* DATA TO PROCESS:
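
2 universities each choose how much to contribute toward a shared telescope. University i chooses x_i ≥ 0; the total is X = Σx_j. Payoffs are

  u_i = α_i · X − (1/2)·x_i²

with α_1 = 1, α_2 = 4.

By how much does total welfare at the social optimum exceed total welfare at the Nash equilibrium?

8.5

University i's FOC: ∂u_i/∂x_i = α_i − x_i = 0, so x_i* = α_i.
NE contributions = (1, 4); X = 5.
W^NE = (Σα)·X − ½Σα_i² = 5² − ½·17 = 16.5.
Planner sets x_i = Σα_j = 5 for every i, so X^SO = 2·5 = 10.
W^SO = (Σα)·X^SO − ½·2·(Σα)² = (2/2)·5² = 25.
Deadweight loss = W^SO − W^NE = 8.5.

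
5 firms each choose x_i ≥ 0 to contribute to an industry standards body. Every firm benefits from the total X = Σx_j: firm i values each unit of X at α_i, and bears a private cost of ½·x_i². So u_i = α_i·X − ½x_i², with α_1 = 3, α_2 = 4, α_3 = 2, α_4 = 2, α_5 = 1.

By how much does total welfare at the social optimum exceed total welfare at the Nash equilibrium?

Firm i's FOC: ∂u_i/∂x_i = α_i − x_i = 0, so x_i* = α_i.
NE contributions = (3, 4, 2, 2, 1); X = 12.
W^NE = (Σα)·X − ½Σα_i² = 12² − ½·34 = 127.
Planner sets x_i = Σα_j = 12 for every i, so X^SO = 5·12 = 60.
W^SO = (Σα)·X^SO − ½·5·(Σα)² = (5/2)·12² = 360.
Deadweight loss = W^SO − W^NE = 233.

233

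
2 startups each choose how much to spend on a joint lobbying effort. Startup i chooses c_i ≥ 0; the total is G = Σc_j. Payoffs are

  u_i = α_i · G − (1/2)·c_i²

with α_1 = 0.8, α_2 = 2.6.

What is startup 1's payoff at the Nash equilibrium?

Startup i's FOC: ∂u_i/∂c_i = α_i − c_i = 0, so c_i* = α_i.
NE contributions = (0.8, 2.6); G = 3.4.
u_1 = α_1·G − ½·(c_1)² = 0.8·3.4 − ½·0.8² = 2.4.

2.4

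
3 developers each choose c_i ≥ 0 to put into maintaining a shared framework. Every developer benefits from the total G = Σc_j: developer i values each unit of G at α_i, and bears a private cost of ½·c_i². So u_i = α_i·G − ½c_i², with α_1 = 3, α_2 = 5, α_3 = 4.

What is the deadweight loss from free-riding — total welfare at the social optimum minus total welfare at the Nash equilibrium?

97

Developer i's FOC: ∂u_i/∂c_i = α_i − c_i = 0, so c_i* = α_i.
NE contributions = (3, 5, 4); G = 12.
W^NE = (Σα)·G − ½Σα_i² = 12² − ½·50 = 119.
Planner sets c_i = Σα_j = 12 for every i, so G^SO = 3·12 = 36.
W^SO = (Σα)·G^SO − ½·3·(Σα)² = (3/2)·12² = 216.
Deadweight loss = W^SO − W^NE = 97.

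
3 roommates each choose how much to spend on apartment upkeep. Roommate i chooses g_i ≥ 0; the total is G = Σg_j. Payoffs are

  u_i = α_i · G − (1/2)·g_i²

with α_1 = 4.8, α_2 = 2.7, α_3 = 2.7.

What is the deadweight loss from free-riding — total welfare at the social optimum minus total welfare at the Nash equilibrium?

70.83

Roommate i's FOC: ∂u_i/∂g_i = α_i − g_i = 0, so g_i* = α_i.
NE contributions = (4.8, 2.7, 2.7); G = 10.2.
W^NE = (Σα)·G − ½Σα_i² = 10.2² − ½·37.62 = 85.23.
Planner sets g_i = Σα_j = 10.2 for every i, so G^SO = 3·10.2 = 30.6.
W^SO = (Σα)·G^SO − ½·3·(Σα)² = (3/2)·10.2² = 156.06.
Deadweight loss = W^SO − W^NE = 70.83.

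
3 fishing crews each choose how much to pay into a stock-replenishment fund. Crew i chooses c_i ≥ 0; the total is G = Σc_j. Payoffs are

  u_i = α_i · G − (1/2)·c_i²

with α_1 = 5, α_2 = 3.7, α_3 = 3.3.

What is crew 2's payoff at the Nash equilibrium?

37.555

Crew i's FOC: ∂u_i/∂c_i = α_i − c_i = 0, so c_i* = α_i.
NE contributions = (5, 3.7, 3.3); G = 12.
u_2 = α_2·G − ½·(c_2)² = 3.7·12 − ½·3.7² = 37.555.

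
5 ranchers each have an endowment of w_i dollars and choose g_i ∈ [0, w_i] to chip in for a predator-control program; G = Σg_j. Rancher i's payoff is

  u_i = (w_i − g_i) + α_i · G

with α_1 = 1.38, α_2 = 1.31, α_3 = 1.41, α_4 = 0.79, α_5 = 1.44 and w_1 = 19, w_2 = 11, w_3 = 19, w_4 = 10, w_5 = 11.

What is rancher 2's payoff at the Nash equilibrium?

∂u_i/∂g_i = α_i − 1, so rancher i contributes w_i if α_i > 1, else 0.
α_i > 1 for i ∈ {1, 2, 3, 5}; NE contributions (19, 11, 19, 0, 11), G = 60.
u_2 = (11 − 11) + 1.31·60 = 78.6.

78.6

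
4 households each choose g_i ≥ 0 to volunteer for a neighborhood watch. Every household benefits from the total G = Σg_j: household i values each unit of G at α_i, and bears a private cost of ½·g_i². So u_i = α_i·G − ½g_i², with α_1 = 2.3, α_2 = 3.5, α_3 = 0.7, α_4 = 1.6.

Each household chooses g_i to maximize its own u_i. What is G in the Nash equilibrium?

8.1

Household i's FOC: ∂u_i/∂g_i = α_i − g_i = 0, so g_i* = α_i.
NE contributions = (2.3, 3.5, 0.7, 1.6); G = 8.1.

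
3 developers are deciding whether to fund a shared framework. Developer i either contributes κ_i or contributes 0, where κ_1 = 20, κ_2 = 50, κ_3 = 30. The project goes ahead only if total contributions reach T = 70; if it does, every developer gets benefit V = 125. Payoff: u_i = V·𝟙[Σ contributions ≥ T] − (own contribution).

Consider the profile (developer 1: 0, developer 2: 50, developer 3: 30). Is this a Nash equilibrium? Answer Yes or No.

Yes

Total = 80 ≥ 70: provided.
Developer 1 (pledges 0, payoff 125): pledging 20 → total 100, payoff 105. No gain.
Developer 2 (pledges 50, payoff 75): dropping to 0 → total 30, payoff 0. No gain.
Developer 3 (pledges 30, payoff 95): dropping to 0 → total 50, payoff 0. No gain.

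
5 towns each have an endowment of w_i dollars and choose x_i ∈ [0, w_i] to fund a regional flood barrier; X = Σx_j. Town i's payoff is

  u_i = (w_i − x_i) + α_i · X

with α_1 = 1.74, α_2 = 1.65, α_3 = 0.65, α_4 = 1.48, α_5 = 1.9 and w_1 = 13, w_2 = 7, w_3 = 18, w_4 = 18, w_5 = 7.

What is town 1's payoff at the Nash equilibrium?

∂u_i/∂x_i = α_i − 1, so town i contributes w_i if α_i > 1, else 0.
α_i > 1 for i ∈ {1, 2, 4, 5}; NE contributions (13, 7, 0, 18, 7), X = 45.
u_1 = (13 − 13) + 1.74·45 = 78.3.

78.3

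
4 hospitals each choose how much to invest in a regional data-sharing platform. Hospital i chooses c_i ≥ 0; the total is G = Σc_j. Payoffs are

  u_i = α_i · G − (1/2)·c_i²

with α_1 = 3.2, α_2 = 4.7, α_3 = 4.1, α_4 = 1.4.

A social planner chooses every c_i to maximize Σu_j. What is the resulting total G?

Planner FOC: ∂(Σu_j)/∂c_i = (Σα_j) − c_i = 0, so c_i^SO = Σα_j = 13.4 for every i; G^SO = 53.6.

53.6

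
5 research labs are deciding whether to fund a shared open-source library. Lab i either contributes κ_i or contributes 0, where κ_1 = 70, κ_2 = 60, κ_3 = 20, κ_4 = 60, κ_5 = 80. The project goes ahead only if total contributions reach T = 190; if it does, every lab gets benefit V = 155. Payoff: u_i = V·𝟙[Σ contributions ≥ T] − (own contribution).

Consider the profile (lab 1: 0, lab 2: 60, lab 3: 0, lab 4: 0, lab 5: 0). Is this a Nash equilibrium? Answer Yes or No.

Total = 60 < 190: not provided.
Lab 1 (pledges 0, payoff 0): pledging 70 → total 130, payoff -70. No gain.
Lab 2 (pledges 60, payoff -60): dropping to 0 → total 0, payoff 0. Profitable deviation.

No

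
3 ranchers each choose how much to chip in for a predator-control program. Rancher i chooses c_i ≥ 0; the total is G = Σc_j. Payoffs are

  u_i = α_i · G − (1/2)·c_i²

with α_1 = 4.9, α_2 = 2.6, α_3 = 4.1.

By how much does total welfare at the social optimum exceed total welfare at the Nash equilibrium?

91.07

Rancher i's FOC: ∂u_i/∂c_i = α_i − c_i = 0, so c_i* = α_i.
NE contributions = (4.9, 2.6, 4.1); G = 11.6.
W^NE = (Σα)·G − ½Σα_i² = 11.6² − ½·47.58 = 110.77.
Planner sets c_i = Σα_j = 11.6 for every i, so G^SO = 3·11.6 = 34.8.
W^SO = (Σα)·G^SO − ½·3·(Σα)² = (3/2)·11.6² = 201.84.
Deadweight loss = W^SO − W^NE = 91.07.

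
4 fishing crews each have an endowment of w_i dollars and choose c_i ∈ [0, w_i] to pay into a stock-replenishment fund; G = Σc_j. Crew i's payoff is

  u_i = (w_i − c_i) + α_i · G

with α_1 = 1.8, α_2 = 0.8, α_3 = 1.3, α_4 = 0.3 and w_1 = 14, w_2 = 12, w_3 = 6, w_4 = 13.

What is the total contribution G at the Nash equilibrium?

∂u_i/∂c_i = α_i − 1, so crew i contributes w_i if α_i > 1, else 0.
α_i > 1 for i ∈ {1, 3}; NE contributions (14, 0, 6, 0), G = 20.

20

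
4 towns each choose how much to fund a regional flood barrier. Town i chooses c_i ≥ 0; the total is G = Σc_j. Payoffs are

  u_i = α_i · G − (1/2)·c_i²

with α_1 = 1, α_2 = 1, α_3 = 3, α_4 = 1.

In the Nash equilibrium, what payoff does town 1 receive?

Town i's FOC: ∂u_i/∂c_i = α_i − c_i = 0, so c_i* = α_i.
NE contributions = (1, 1, 3, 1); G = 6.
u_1 = α_1·G − ½·(c_1)² = 1·6 − ½·1² = 5.5.

5.5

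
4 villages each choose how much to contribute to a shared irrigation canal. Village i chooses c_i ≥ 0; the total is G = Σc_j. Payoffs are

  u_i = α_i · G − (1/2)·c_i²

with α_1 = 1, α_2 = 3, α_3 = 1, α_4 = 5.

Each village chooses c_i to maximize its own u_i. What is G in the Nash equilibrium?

10

Village i's FOC: ∂u_i/∂c_i = α_i − c_i = 0, so c_i* = α_i.
NE contributions = (1, 3, 1, 5); G = 10.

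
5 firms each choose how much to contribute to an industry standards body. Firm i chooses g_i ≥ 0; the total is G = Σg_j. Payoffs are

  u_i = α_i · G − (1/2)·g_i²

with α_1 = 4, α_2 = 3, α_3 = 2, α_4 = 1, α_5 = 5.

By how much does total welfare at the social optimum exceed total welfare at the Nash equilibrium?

365

Firm i's FOC: ∂u_i/∂g_i = α_i − g_i = 0, so g_i* = α_i.
NE contributions = (4, 3, 2, 1, 5); G = 15.
W^NE = (Σα)·G − ½Σα_i² = 15² − ½·55 = 197.5.
Planner sets g_i = Σα_j = 15 for every i, so G^SO = 5·15 = 75.
W^SO = (Σα)·G^SO − ½·5·(Σα)² = (5/2)·15² = 562.5.
Deadweight loss = W^SO − W^NE = 365.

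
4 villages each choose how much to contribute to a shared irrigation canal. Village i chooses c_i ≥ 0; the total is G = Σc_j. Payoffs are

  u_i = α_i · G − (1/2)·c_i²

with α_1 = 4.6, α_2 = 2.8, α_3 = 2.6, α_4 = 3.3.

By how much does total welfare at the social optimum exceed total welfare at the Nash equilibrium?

Village i's FOC: ∂u_i/∂c_i = α_i − c_i = 0, so c_i* = α_i.
NE contributions = (4.6, 2.8, 2.6, 3.3); G = 13.3.
W^NE = (Σα)·G − ½Σα_i² = 13.3² − ½·46.65 = 153.565.
Planner sets c_i = Σα_j = 13.3 for every i, so G^SO = 4·13.3 = 53.2.
W^SO = (Σα)·G^SO − ½·4·(Σα)² = (4/2)·13.3² = 353.78.
Deadweight loss = W^SO − W^NE = 200.215.

200.215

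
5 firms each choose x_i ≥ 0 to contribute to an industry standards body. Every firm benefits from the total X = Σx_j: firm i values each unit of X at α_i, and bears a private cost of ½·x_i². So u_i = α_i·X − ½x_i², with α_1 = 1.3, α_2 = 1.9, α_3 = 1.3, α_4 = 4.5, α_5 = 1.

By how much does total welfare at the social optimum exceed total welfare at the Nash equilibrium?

Firm i's FOC: ∂u_i/∂x_i = α_i − x_i = 0, so x_i* = α_i.
NE contributions = (1.3, 1.9, 1.3, 4.5, 1); X = 10.
W^NE = (Σα)·X − ½Σα_i² = 10² − ½·28.24 = 85.88.
Planner sets x_i = Σα_j = 10 for every i, so X^SO = 5·10 = 50.
W^SO = (Σα)·X^SO − ½·5·(Σα)² = (5/2)·10² = 250.
Deadweight loss = W^SO − W^NE = 164.12.

164.12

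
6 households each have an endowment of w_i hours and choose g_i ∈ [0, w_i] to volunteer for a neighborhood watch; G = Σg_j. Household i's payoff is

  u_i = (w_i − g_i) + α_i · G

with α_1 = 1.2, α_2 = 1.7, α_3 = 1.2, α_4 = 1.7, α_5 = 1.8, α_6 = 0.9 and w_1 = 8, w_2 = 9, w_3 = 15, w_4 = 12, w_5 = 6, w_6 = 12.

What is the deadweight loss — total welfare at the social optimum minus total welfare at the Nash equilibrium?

∂u_i/∂g_i = α_i − 1, so household i contributes w_i if α_i > 1, else 0.
α_i > 1 for i ∈ {1, 2, 3, 4, 5}; NE contributions (8, 9, 15, 12, 6, 0), G = 50.
W^NE = Σw_i − G^NE + (Σα_i)·G^NE = 62 + 7.5·50 = 437.
Planner: ∂(Σu_j)/∂g_i = Σα_j − 1 = 7.5 > 0, so everyone contributes w_i; G^SO = 62, W^SO = 62 + 7.5·62 = 527.
Deadweight loss = 90.

90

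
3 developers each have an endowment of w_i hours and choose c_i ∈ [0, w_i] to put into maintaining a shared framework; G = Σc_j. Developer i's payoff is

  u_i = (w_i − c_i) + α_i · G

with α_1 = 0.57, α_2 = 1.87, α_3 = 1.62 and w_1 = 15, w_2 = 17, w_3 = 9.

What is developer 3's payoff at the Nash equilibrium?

42.12

∂u_i/∂c_i = α_i − 1, so developer i contributes w_i if α_i > 1, else 0.
α_i > 1 for i ∈ {2, 3}; NE contributions (0, 17, 9), G = 26.
u_3 = (9 − 9) + 1.62·26 = 42.12.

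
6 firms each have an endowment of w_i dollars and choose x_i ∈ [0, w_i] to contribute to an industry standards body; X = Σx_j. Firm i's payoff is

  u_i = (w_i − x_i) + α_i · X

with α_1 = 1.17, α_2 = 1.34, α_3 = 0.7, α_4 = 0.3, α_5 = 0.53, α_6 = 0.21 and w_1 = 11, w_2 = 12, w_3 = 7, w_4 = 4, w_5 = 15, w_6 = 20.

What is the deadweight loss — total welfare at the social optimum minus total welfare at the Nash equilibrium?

149.5

∂u_i/∂x_i = α_i − 1, so firm i contributes w_i if α_i > 1, else 0.
α_i > 1 for i ∈ {1, 2}; NE contributions (11, 12, 0, 0, 0, 0), X = 23.
W^NE = Σw_i − X^NE + (Σα_i)·X^NE = 69 + 3.25·23 = 143.75.
Planner: ∂(Σu_j)/∂x_i = Σα_j − 1 = 3.25 > 0, so everyone contributes w_i; X^SO = 69, W^SO = 69 + 3.25·69 = 293.25.
Deadweight loss = 149.5.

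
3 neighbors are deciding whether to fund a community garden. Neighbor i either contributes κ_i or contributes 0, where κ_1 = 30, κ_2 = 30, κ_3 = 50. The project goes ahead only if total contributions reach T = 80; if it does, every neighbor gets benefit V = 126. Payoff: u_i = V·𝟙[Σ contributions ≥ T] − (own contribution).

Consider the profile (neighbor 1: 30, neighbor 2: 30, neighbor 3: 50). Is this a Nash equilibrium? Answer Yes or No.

Total = 110 ≥ 80: provided.
Neighbor 1 (pledges 30, payoff 96): dropping to 0 → total 80, payoff 126. Profitable deviation.

No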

* EXERCISE REQUIREMENTS: Could you return exactly the lines above from the line with "Consider the profile (lab" to the line with "with α_1 = 4.9, α_2 = 2.6, α_3 = 4.1.", both included, and nothing else?

* FINISHED EXERCISE:
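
Consider the profile (lab 1: 0, lab 2: 60, lab 3: 0, lab 4: 0, lab 5: 0). Is this a Nash equilibrium? Answer Yes or No.

Total = 60 < 190: not provided.
Lab 1 (pledges 0, payoff 0): pledging 70 → total 130, payoff -70. No gain.
Lab 2 (pledges 60, payoff -60): dropping to 0 → total 0, payoff 0. Profitable deviation.

No

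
3 ranchers each choose how much to chip in for a predator-control program. Rancher i chooses c_i ≥ 0; the total is G = Σc_j. Payoffs are

  u_i = α_i · G − (1/2)·c_i²

with α_1 = 4.9, α_2 = 2.6, α_3 = 4.1.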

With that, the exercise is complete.